╭──

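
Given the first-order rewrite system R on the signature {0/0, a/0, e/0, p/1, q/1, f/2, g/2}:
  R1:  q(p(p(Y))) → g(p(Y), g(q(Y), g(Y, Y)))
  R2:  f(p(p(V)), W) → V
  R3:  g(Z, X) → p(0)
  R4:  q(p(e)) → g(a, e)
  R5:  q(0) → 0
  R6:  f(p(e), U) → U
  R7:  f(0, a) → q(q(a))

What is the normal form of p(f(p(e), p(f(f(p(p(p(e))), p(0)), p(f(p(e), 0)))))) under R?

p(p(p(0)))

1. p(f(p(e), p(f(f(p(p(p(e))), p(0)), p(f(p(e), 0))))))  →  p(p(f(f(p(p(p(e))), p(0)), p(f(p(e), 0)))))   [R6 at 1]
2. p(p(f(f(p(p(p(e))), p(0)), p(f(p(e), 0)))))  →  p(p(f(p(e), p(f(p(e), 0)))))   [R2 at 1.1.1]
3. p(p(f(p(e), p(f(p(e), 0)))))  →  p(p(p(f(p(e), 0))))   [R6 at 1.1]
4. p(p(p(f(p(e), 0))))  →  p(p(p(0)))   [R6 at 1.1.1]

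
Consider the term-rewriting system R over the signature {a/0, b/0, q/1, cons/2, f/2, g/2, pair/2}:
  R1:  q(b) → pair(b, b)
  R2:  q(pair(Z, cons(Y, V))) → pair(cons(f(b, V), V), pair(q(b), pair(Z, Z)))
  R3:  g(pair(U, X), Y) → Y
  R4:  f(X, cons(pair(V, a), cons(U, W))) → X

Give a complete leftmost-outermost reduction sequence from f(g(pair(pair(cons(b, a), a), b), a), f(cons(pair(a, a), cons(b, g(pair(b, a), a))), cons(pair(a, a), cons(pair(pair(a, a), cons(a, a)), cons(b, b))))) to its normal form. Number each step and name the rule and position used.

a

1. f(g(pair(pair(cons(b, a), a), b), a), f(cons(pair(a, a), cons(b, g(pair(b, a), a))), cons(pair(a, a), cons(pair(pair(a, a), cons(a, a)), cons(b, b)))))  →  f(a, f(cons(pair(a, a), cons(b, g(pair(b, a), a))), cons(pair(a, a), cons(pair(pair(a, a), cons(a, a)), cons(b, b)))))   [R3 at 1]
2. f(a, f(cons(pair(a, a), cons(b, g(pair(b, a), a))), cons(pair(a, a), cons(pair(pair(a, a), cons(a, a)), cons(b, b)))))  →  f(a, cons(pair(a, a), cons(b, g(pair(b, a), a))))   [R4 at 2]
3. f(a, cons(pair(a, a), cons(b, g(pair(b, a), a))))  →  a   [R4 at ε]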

╰──
╭──

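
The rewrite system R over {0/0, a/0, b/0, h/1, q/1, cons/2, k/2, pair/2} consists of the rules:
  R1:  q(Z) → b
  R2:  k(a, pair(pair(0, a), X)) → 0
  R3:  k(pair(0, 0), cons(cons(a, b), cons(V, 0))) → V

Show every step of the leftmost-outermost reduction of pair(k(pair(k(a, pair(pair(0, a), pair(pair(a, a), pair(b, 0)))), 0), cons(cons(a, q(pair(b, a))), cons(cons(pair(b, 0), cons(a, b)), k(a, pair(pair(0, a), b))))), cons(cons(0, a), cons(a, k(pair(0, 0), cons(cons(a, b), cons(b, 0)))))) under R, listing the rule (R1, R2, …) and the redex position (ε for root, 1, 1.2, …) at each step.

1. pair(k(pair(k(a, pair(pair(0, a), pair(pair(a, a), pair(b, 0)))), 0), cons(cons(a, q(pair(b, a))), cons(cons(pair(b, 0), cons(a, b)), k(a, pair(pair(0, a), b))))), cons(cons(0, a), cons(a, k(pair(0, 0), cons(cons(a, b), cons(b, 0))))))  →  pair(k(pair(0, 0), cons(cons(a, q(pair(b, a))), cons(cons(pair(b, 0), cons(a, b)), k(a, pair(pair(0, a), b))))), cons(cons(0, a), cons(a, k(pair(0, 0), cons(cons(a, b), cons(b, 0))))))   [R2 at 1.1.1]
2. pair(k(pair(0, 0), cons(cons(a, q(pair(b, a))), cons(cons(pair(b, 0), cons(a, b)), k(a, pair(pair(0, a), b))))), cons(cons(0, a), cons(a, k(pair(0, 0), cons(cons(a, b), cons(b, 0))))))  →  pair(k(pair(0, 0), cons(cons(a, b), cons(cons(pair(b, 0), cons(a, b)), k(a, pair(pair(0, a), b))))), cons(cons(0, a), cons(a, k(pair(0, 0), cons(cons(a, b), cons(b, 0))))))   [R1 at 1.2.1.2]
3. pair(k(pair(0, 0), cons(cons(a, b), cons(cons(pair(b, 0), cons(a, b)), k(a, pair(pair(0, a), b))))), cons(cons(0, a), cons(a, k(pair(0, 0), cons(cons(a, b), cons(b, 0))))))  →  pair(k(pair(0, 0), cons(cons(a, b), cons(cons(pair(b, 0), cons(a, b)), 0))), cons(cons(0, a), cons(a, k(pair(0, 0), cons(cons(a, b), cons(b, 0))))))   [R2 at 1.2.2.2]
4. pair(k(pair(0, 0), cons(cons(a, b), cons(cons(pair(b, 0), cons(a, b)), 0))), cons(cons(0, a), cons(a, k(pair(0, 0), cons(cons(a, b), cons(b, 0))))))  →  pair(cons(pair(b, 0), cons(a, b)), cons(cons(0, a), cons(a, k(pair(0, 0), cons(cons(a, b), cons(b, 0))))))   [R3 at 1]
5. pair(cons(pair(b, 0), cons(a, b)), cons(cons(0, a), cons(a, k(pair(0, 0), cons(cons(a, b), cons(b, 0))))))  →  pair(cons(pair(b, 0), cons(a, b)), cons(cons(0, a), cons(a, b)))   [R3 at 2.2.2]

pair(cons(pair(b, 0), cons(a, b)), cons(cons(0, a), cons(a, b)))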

╰──

EXERCISE GOAL =>
Report back each line in the material above that contains the string "system".

YOUR SOLUTION =>
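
Given the first-order rewrite system R on the signature {0/0, a/0, e/0, p/1, q/1, f/2, g/2}:
Consider the term-rewriting system R over the signature {a/0, b/0, q/1, cons/2, f/2, g/2, pair/2}:
The rewrite system R over {0/0, a/0, b/0, h/1, q/1, cons/2, k/2, pair/2} consists of the rules: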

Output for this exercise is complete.